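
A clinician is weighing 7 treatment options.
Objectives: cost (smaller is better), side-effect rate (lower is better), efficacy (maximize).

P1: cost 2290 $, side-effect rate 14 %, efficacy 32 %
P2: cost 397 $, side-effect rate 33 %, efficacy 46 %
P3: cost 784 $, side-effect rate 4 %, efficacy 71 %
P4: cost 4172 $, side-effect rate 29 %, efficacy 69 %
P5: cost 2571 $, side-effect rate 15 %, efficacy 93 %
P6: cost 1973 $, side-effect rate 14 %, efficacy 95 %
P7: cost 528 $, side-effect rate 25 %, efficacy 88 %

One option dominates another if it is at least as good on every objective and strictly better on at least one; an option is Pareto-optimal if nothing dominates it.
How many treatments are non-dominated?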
---
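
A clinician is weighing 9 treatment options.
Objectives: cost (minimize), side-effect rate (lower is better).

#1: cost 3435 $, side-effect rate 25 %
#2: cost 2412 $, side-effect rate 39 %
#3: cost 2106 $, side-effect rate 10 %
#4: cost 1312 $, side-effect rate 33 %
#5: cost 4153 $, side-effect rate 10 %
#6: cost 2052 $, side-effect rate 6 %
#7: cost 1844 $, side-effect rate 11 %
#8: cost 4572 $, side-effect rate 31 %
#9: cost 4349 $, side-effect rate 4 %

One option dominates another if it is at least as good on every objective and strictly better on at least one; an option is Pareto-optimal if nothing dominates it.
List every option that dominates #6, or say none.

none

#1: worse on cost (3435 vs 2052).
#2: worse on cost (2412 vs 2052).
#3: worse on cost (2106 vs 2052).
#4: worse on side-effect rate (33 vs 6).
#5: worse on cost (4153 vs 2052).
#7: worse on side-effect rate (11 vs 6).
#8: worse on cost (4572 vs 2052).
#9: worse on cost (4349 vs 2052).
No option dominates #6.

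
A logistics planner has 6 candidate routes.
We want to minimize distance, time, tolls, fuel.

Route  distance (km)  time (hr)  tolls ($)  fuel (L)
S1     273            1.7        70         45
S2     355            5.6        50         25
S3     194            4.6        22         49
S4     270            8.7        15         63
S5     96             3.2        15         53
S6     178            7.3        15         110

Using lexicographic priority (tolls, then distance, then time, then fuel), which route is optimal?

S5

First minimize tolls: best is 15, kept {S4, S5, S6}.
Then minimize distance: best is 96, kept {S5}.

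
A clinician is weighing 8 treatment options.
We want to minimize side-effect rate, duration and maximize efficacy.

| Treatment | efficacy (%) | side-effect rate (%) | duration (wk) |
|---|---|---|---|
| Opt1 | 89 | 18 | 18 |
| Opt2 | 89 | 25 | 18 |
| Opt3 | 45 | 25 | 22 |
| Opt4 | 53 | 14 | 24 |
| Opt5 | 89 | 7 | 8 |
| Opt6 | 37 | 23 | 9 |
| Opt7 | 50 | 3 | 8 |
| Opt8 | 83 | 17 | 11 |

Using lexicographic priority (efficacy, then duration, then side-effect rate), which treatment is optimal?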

WHAT IS REQUIRED -
A single number is the whole answer: report how many lines in the data above include the word "Objectives".

EXPECTED ANSWER -
2